Exercise brief:
Print every entry again, precisely as written.

###

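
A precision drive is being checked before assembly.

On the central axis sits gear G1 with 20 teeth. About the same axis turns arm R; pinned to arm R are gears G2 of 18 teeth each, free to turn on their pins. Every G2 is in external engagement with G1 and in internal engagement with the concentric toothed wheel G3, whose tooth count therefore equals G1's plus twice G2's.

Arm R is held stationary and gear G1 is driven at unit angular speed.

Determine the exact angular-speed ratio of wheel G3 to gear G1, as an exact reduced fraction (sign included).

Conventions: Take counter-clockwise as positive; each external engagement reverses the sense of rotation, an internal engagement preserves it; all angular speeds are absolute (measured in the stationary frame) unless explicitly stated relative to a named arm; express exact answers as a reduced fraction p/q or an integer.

planetary set (20T centre, 18T on arm, 56T internal) — Willis relation
ring teeth: 20 + 2·18 = 56
20(ω_sun−ω_arm) = −56(ω_ring−ω_arm),  ω_arm = 0, ω_sun = 1
ω_ring = 0 − (20/56)(1−0) = -5/14
ω_out/ω_in = -5/14

-5/14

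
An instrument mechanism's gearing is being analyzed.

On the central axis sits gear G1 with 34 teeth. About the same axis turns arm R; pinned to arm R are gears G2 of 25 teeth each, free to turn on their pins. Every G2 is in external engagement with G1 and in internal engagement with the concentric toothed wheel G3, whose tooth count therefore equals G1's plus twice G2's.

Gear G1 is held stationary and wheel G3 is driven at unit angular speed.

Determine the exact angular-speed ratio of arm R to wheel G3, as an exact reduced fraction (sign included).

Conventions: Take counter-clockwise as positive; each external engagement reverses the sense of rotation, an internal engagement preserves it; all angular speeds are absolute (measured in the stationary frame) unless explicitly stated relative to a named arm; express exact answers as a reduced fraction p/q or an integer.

planetary set (34T centre, 25T on arm, 84T internal) — Willis relation
ring teeth: 34 + 2·25 = 84
34(ω_sun−ω_arm) = −84(ω_ring−ω_arm),  ω_sun = 0, ω_ring = 1
34(0−ω_arm) = −84(1−ω_arm)  ⇒  118·ω_arm = 84  ⇒  ω_arm = 42/59
ω_out/ω_in = 42/59

42/59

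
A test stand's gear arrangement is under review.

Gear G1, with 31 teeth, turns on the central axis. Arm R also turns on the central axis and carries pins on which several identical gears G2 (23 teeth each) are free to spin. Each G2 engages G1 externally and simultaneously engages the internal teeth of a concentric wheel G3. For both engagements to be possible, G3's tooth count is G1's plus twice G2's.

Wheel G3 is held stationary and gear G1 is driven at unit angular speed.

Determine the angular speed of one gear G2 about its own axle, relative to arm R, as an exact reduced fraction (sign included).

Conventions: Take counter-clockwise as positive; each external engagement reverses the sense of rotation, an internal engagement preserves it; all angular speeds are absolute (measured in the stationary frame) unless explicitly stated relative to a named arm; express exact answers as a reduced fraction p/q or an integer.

-2387/2484

topology: planetary set — G1 31T / G2 23T / G3 77T, arm = carrier (Willis)
ring teeth: 31 + 2·23 = 77
31(ω_sun−ω_arm) = −77(ω_ring−ω_arm),  ω_ring = 0, ω_sun = 1
31(1−ω_arm) = −77(0−ω_arm)  ⇒  108·ω_arm = 31  ⇒  ω_arm = 31/108
sun–planet mesh: 31·(1−31/108) = −23·(ω_p−ω_arm)  ⇒  ω_p−ω_arm = -2387/2484
exact speed ratio = -2387/2484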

###

Answer space:
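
A precision drive is being checked before assembly.

On the central axis sits gear G1 with 20 teeth. About the same axis turns arm R; pinned to arm R are gears G2 of 18 teeth each, free to turn on their pins. Every G2 is in external engagement with G1 and in internal engagement with the concentric toothed wheel G3, whose tooth count therefore equals G1's plus twice G2's.

Arm R is held stationary and gear G1 is driven at unit angular speed.

Determine the exact angular-speed ratio of wheel G3 to gear G1, as an exact reduced fraction (sign included).

Conventions: Take counter-clockwise as positive; each external engagement reverses the sense of rotation, an internal engagement preserves it; all angular speeds are absolute (measured in the stationary frame) unless explicitly stated relative to a named arm; express exact answers as a reduced fraction p/q or an integer.

planetary set (20T centre, 18T on arm, 56T internal) — Willis relation
ring teeth: 20 + 2·18 = 56
20(ω_sun−ω_arm) = −56(ω_ring−ω_arm),  ω_arm = 0, ω_sun = 1
ω_ring = 0 − (20/56)(1−0) = -5/14
ω_out/ω_in = -5/14

-5/14

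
An instrument mechanism's gearing is being analyzed.

On the central axis sits gear G1 with 34 teeth. About the same axis turns arm R; pinned to arm R are gears G2 of 25 teeth each, free to turn on their pins. Every G2 is in external engagement with G1 and in internal engagement with the concentric toothed wheel G3, whose tooth count therefore equals G1's plus twice G2's.

Gear G1 is held stationary and wheel G3 is driven at unit angular speed.

Determine the exact angular-speed ratio of arm R to wheel G3, as an exact reduced fraction (sign included).

Conventions: Take counter-clockwise as positive; each external engagement reverses the sense of rotation, an internal engagement preserves it; all angular speeds are absolute (measured in the stationary frame) unless explicitly stated relative to a named arm; express exact answers as a reduced fraction p/q or an integer.

planetary set (34T centre, 25T on arm, 84T internal) — Willis relation
ring teeth: 34 + 2·25 = 84
34(ω_sun−ω_arm) = −84(ω_ring−ω_arm),  ω_sun = 0, ω_ring = 1
34(0−ω_arm) = −84(1−ω_arm)  ⇒  118·ω_arm = 84  ⇒  ω_arm = 42/59
ω_out/ω_in = 42/59

42/59

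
A test stand's gear arrangement is under review.

Gear G1, with 31 teeth, turns on the central axis. Arm R also turns on the central axis and carries pins on which several identical gears G2 (23 teeth each) are free to spin. Each G2 engages G1 externally and simultaneously engages the internal teeth of a concentric wheel G3. For both engagements to be possible, G3's tooth count is G1's plus twice G2's.

Wheel G3 is held stationary and gear G1 is driven at unit angular speed.

Determine the angular speed of one gear G2 about its own axle, relative to arm R, as an exact reduced fraction (sign included).

Conventions: Take counter-clockwise as positive; each external engagement reverses the sense of rotation, an internal engagement preserves it; all angular speeds are absolute (measured in the stationary frame) unless explicitly stated relative to a named arm; express exact answers as a reduced fraction p/q or an integer.

-2387/2484

topology: planetary set — G1 31T / G2 23T / G3 77T, arm = carrier (Willis)
ring teeth: 31 + 2·23 = 77
31(ω_sun−ω_arm) = −77(ω_ring−ω_arm),  ω_ring = 0, ω_sun = 1
31(1−ω_arm) = −77(0−ω_arm)  ⇒  108·ω_arm = 31  ⇒  ω_arm = 31/108
sun–planet mesh: 31·(1−31/108) = −23·(ω_p−ω_arm)  ⇒  ω_p−ω_arm = -2387/2484
exact speed ratio = -2387/2484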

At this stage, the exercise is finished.